* _MATERIALS PROVIDED_:
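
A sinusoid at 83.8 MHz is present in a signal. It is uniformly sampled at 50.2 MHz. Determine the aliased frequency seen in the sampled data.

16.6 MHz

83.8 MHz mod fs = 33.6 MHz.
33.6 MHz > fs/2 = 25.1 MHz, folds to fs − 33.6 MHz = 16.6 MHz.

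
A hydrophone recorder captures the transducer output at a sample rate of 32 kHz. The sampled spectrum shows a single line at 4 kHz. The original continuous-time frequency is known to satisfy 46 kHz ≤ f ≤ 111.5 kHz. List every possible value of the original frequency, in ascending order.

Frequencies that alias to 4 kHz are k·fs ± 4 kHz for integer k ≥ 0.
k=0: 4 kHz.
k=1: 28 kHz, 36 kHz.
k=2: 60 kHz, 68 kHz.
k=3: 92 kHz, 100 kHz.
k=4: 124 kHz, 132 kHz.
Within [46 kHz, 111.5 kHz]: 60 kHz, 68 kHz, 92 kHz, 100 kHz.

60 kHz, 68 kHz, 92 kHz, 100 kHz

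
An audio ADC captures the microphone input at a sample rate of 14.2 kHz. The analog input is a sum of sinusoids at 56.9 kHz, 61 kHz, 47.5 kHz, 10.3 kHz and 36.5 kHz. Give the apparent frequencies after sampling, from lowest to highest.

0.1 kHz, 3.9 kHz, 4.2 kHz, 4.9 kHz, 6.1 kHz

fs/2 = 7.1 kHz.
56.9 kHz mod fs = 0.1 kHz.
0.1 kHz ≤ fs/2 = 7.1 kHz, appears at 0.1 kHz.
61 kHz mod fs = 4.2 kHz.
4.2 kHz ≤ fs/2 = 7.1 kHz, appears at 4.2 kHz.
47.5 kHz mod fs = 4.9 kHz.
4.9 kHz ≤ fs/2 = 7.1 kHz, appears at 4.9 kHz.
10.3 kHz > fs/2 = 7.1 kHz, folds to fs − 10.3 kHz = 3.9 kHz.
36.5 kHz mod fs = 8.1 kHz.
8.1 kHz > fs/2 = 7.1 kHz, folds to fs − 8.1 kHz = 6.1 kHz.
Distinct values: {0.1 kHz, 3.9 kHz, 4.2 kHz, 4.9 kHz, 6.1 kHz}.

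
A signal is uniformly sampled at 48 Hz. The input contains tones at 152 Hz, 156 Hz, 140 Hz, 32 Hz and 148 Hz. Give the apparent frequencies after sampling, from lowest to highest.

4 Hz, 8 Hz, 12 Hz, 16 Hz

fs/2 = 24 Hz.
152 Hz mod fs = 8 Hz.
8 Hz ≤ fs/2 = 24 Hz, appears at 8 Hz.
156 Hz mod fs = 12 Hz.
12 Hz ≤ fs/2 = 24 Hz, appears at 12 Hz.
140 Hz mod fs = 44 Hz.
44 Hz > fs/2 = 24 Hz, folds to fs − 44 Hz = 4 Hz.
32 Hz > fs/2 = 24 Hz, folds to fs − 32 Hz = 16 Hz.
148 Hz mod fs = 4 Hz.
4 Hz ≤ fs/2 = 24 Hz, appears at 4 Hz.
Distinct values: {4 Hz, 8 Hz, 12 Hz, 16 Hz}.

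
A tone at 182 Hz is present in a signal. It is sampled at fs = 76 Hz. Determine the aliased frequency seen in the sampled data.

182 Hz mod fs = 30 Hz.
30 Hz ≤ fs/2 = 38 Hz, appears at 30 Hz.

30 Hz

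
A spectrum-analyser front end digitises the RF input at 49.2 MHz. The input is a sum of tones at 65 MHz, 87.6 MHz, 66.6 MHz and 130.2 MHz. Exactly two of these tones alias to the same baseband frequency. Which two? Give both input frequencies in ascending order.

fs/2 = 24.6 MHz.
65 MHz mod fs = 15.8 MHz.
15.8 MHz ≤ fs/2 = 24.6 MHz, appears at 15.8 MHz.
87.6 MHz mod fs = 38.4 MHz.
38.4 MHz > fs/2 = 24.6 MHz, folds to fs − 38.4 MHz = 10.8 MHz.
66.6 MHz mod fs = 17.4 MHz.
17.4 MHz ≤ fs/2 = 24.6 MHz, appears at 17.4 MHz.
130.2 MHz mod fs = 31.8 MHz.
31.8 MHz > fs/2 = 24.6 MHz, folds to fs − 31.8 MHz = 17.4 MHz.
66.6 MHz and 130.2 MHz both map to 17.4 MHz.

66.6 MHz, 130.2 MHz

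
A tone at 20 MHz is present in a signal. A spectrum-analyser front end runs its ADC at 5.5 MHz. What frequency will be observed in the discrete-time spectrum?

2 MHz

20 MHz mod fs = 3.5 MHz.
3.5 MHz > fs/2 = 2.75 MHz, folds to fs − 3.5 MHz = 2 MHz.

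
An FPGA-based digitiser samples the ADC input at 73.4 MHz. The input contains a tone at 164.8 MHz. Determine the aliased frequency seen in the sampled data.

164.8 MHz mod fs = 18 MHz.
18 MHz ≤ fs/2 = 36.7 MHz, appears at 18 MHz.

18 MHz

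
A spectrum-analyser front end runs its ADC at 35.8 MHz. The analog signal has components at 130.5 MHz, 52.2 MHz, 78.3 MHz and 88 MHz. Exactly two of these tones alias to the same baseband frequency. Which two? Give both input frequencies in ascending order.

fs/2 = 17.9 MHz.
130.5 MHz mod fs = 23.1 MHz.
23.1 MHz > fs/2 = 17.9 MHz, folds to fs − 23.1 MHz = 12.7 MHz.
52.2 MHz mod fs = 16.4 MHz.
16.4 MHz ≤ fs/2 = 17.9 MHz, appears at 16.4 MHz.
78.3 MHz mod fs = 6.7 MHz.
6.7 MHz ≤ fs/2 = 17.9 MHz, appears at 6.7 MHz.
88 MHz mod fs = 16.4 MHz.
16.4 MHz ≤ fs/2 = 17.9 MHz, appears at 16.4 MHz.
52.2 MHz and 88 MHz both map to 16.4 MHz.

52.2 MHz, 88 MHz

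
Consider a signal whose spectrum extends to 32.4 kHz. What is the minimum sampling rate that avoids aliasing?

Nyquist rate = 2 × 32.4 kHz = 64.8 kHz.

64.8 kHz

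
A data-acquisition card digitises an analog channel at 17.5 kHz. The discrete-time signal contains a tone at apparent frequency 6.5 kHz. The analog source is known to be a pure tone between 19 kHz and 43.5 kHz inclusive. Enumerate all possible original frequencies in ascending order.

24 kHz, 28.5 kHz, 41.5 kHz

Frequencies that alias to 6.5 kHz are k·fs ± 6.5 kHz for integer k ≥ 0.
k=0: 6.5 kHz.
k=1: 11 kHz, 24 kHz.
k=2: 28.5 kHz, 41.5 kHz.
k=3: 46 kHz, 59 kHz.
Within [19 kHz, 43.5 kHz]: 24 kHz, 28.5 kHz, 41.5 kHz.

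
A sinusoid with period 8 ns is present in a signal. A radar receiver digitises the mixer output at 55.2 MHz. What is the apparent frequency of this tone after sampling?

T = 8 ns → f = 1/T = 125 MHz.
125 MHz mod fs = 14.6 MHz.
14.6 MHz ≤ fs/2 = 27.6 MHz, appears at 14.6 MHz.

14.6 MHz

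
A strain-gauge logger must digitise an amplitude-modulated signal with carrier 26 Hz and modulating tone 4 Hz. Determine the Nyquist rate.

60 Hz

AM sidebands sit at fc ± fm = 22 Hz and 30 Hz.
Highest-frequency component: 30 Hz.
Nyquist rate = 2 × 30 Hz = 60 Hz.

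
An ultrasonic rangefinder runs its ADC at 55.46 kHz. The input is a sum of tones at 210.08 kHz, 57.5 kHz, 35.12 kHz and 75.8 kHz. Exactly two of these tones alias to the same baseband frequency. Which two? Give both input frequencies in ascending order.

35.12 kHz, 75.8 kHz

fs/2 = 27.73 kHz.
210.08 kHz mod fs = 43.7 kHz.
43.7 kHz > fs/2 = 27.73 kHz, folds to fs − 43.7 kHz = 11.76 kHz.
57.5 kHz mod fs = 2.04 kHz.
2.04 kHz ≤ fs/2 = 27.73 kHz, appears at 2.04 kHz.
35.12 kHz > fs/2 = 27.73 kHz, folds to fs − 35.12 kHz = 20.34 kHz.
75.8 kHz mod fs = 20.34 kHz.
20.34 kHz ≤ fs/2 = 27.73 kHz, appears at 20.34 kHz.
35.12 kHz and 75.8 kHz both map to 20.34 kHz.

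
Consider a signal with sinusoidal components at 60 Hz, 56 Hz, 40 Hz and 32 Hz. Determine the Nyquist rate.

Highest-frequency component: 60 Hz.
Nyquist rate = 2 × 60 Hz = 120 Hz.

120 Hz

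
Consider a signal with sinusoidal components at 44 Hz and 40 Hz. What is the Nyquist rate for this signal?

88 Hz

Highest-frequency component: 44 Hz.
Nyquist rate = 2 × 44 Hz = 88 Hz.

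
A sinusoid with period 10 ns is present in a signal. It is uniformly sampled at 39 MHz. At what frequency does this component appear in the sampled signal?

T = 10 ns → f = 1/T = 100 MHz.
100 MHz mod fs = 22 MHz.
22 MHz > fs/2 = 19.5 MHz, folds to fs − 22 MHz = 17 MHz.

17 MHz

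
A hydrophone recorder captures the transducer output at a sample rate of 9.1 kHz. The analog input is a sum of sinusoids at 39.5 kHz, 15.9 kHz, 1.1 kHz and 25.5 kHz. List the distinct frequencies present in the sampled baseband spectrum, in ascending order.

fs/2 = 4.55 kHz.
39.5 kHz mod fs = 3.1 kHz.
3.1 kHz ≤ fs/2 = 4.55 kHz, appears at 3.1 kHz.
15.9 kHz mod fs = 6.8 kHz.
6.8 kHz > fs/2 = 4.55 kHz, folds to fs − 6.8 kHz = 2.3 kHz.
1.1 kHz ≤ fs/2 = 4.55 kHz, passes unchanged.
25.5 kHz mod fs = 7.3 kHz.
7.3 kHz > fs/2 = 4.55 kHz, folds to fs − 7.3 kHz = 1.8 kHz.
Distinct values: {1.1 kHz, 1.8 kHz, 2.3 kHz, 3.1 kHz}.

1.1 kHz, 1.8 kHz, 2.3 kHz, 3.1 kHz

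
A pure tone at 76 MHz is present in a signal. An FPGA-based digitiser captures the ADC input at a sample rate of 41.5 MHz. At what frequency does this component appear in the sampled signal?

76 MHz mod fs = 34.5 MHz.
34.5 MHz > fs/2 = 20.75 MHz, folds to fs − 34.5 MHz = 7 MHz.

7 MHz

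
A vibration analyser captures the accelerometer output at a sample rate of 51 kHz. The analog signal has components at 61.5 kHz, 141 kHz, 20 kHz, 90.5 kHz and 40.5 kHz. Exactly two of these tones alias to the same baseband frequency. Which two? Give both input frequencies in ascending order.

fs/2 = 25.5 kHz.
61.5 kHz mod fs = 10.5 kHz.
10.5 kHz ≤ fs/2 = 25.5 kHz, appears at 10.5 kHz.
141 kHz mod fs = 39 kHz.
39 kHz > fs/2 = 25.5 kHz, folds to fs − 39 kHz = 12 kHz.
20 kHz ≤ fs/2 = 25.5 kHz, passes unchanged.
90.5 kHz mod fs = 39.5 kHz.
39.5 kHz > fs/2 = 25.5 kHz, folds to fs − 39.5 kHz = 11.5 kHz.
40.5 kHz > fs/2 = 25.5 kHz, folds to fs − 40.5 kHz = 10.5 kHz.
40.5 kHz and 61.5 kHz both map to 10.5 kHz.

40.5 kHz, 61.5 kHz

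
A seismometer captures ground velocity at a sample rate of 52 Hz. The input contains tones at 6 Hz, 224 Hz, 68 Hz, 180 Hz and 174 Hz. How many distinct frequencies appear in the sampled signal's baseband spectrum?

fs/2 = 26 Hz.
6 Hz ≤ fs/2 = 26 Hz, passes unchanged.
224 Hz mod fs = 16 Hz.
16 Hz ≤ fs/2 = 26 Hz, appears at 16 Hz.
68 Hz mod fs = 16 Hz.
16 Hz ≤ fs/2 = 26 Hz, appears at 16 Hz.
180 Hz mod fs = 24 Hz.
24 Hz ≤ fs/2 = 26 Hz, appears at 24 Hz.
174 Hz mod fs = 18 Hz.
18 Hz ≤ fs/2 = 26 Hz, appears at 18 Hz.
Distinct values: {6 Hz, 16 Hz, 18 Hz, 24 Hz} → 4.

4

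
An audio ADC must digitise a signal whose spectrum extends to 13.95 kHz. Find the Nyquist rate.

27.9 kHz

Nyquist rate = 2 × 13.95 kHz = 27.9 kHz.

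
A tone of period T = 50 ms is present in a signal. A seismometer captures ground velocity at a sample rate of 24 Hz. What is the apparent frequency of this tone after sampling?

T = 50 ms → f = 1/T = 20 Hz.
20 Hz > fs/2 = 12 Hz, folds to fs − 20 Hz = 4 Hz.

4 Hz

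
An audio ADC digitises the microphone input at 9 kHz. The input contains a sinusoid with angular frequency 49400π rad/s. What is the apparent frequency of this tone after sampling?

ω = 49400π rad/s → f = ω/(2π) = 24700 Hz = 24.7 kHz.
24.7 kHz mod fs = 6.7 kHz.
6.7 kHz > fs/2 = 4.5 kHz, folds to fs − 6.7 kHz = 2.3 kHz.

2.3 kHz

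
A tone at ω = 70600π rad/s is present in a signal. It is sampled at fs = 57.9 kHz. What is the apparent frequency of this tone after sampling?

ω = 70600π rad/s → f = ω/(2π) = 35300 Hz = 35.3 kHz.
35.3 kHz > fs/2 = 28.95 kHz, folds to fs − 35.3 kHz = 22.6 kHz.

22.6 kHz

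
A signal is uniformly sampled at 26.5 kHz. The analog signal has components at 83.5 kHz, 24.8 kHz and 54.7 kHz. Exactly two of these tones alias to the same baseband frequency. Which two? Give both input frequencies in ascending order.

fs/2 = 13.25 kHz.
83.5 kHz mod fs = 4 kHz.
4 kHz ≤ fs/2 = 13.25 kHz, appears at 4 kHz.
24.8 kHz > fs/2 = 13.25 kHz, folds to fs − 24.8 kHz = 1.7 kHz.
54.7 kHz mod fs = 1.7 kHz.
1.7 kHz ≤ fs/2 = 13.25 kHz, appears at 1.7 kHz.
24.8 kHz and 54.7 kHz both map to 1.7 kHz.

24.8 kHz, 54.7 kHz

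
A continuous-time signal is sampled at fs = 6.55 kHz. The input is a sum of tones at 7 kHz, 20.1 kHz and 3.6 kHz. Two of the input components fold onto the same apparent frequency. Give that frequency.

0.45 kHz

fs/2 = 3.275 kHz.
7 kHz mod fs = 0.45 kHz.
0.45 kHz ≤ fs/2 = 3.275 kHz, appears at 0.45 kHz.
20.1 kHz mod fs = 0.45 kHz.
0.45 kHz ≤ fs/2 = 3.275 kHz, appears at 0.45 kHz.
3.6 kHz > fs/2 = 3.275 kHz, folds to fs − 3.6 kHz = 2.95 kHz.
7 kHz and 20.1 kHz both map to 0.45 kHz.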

* _ASSIGNED TASK_: Write out again, exactly, the line containing "A signal is uniformly sampled at 26.5" and every later line of the records. Omit the rest.

* _RESPONSE BELOW_:
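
A signal is uniformly sampled at 26.5 kHz. The analog signal has components at 83.5 kHz, 24.8 kHz and 54.7 kHz. Exactly two of these tones alias to the same baseband frequency. Which two? Give both input frequencies in ascending order.

fs/2 = 13.25 kHz.
83.5 kHz mod fs = 4 kHz.
4 kHz ≤ fs/2 = 13.25 kHz, appears at 4 kHz.
24.8 kHz > fs/2 = 13.25 kHz, folds to fs − 24.8 kHz = 1.7 kHz.
54.7 kHz mod fs = 1.7 kHz.
1.7 kHz ≤ fs/2 = 13.25 kHz, appears at 1.7 kHz.
24.8 kHz and 54.7 kHz both map to 1.7 kHz.

24.8 kHz, 54.7 kHz

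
A continuous-time signal is sampled at fs = 6.55 kHz. The input is a sum of tones at 7 kHz, 20.1 kHz and 3.6 kHz. Two of the input components fold onto the same apparent frequency. Give that frequency.

0.45 kHz

fs/2 = 3.275 kHz.
7 kHz mod fs = 0.45 kHz.
0.45 kHz ≤ fs/2 = 3.275 kHz, appears at 0.45 kHz.
20.1 kHz mod fs = 0.45 kHz.
0.45 kHz ≤ fs/2 = 3.275 kHz, appears at 0.45 kHz.
3.6 kHz > fs/2 = 3.275 kHz, folds to fs − 3.6 kHz = 2.95 kHz.
7 kHz and 20.1 kHz both map to 0.45 kHz.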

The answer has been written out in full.